(Exercise brief) Pick out each line of the records that includes the string "What", and copy it.

(Stored items from a collection)
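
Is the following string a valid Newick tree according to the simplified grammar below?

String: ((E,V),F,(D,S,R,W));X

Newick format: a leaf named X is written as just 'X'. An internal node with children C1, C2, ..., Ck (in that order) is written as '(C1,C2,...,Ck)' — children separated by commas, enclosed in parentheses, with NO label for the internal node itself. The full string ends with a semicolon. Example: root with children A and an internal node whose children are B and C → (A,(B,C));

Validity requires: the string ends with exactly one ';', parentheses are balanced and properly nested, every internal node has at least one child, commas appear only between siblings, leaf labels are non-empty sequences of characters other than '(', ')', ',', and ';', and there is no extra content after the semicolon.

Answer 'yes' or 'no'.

Answer: no

Derivation:
Input: ((E,V),F,(D,S,R,W));X
Paren balance: 3 '(' vs 3 ')' OK
Ends with single ';': False
Full parse: FAILS (must end with ;)
Valid: False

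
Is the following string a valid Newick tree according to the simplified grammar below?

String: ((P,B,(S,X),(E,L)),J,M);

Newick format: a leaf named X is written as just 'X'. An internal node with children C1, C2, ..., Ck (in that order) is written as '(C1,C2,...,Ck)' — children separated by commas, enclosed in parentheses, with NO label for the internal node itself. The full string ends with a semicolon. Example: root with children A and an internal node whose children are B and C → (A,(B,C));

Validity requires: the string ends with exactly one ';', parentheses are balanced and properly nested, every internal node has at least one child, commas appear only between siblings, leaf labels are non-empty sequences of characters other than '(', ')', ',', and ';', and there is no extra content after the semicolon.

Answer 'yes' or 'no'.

Input: ((P,B,(S,X),(E,L)),J,M);
Paren balance: 4 '(' vs 4 ')' OK
Ends with single ';': True
Full parse: OK
Valid: True

Answer: yes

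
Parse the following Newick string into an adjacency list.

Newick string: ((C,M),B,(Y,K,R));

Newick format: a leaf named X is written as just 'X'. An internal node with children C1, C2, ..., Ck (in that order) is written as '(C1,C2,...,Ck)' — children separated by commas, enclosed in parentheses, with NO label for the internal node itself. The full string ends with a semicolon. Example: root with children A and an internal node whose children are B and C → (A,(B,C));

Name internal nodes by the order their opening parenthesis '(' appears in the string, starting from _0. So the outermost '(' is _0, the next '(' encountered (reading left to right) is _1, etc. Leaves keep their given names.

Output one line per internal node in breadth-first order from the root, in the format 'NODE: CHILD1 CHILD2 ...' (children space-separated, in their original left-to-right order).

Input: ((C,M),B,(Y,K,R));
Scanning left-to-right, naming '(' by encounter order:
  pos 0: '(' -> open internal node _0 (depth 1)
  pos 1: '(' -> open internal node _1 (depth 2)
  pos 5: ')' -> close internal node _1 (now at depth 1)
  pos 9: '(' -> open internal node _2 (depth 2)
  pos 15: ')' -> close internal node _2 (now at depth 1)
  pos 16: ')' -> close internal node _0 (now at depth 0)
Total internal nodes: 3
BFS adjacency from root:
  _0: _1 B _2
  _1: C M
  _2: Y K R

Answer: _0: _1 B _2
_1: C M
_2: Y K R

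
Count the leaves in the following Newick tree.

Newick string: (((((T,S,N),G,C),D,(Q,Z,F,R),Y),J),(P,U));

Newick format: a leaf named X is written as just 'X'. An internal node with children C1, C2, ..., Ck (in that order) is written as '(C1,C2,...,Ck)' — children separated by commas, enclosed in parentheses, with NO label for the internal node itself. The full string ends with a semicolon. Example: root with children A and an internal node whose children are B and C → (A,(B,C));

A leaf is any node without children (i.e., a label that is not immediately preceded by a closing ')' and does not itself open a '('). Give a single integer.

Newick: (((((T,S,N),G,C),D,(Q,Z,F,R),Y),J),(P,U));
Scan left-to-right; a leaf is any maximal label run not followed by '(':
  pos 5: leaf 'T' → count = 1
  pos 7: leaf 'S' → count = 2
  pos 9: leaf 'N' → count = 3
  pos 12: leaf 'G' → count = 4
  pos 14: leaf 'C' → count = 5
  pos 17: leaf 'D' → count = 6
  pos 20: leaf 'Q' → count = 7
  pos 22: leaf 'Z' → count = 8
  pos 24: leaf 'F' → count = 9
  pos 26: leaf 'R' → count = 10
  pos 29: leaf 'Y' → count = 11
  pos 32: leaf 'J' → count = 12
  pos 36: leaf 'P' → count = 13
  pos 38: leaf 'U' → count = 14
Total leaves: 14

Answer: 14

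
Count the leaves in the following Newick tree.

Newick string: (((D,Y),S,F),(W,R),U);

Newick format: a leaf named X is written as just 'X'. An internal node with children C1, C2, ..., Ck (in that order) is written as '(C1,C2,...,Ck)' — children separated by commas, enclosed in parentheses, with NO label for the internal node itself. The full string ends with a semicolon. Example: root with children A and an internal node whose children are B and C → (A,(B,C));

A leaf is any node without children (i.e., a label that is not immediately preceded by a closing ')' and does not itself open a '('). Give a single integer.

Newick: (((D,Y),S,F),(W,R),U);
Scan left-to-right; a leaf is any maximal label run not followed by '(':
  pos 3: leaf 'D' → count = 1
  pos 5: leaf 'Y' → count = 2
  pos 8: leaf 'S' → count = 3
  pos 10: leaf 'F' → count = 4
  pos 14: leaf 'W' → count = 5
  pos 16: leaf 'R' → count = 6
  pos 19: leaf 'U' → count = 7
Total leaves: 7

Answer: 7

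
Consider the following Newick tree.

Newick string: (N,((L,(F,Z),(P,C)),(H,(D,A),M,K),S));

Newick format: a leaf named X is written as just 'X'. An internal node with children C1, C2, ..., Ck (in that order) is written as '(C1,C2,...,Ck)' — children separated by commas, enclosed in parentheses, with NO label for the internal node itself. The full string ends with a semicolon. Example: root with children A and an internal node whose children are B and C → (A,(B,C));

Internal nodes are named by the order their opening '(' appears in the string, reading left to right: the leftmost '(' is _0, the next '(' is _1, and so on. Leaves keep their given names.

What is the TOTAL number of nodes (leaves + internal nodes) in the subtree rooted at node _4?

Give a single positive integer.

Answer: 3

Derivation:
Newick: (N,((L,(F,Z),(P,C)),(H,(D,A),M,K),S));
Locate _4: it is the '(' at position 13 (the 5th '(' reading left to right).
Query: subtree rooted at _4
_4: subtree_size = 1 + 2
  P: subtree_size = 1 + 0
  C: subtree_size = 1 + 0
Total subtree size of _4: 3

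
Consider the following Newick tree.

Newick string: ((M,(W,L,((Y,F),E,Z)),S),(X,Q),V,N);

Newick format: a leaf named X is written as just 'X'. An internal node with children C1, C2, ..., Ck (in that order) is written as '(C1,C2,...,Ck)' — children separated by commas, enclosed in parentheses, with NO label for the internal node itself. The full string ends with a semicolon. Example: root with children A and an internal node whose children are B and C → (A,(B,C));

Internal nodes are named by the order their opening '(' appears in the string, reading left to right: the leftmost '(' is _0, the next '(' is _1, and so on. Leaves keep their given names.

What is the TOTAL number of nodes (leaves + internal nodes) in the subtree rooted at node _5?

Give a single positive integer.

Newick: ((M,(W,L,((Y,F),E,Z)),S),(X,Q),V,N);
Locate _5: it is the '(' at position 25 (the 6th '(' reading left to right).
Query: subtree rooted at _5
_5: subtree_size = 1 + 2
  X: subtree_size = 1 + 0
  Q: subtree_size = 1 + 0
Total subtree size of _5: 3

Answer: 3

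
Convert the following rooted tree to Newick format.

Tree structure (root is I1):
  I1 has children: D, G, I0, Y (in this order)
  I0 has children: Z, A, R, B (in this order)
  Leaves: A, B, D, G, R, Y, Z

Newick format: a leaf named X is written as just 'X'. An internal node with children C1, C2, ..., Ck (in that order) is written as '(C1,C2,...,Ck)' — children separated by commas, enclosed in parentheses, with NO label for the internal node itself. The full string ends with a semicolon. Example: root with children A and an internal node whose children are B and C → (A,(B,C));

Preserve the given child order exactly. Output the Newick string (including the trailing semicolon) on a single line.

Answer: (D,G,(Z,A,R,B),Y);

Derivation:
internal I1 with children ['D', 'G', 'I0', 'Y']
  leaf 'D' → 'D'
  leaf 'G' → 'G'
  internal I0 with children ['Z', 'A', 'R', 'B']
    leaf 'Z' → 'Z'
    leaf 'A' → 'A'
    leaf 'R' → 'R'
    leaf 'B' → 'B'
  → '(Z,A,R,B)'
  leaf 'Y' → 'Y'
→ '(D,G,(Z,A,R,B),Y)'
Final: (D,G,(Z,A,R,B),Y);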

(Solved problem)
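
What is the TOTAL number of nodes (leaves + internal nodes) in the subtree rooted at node _4?
What is the TOTAL number of nodes (leaves + internal nodes) in the subtree rooted at node _5?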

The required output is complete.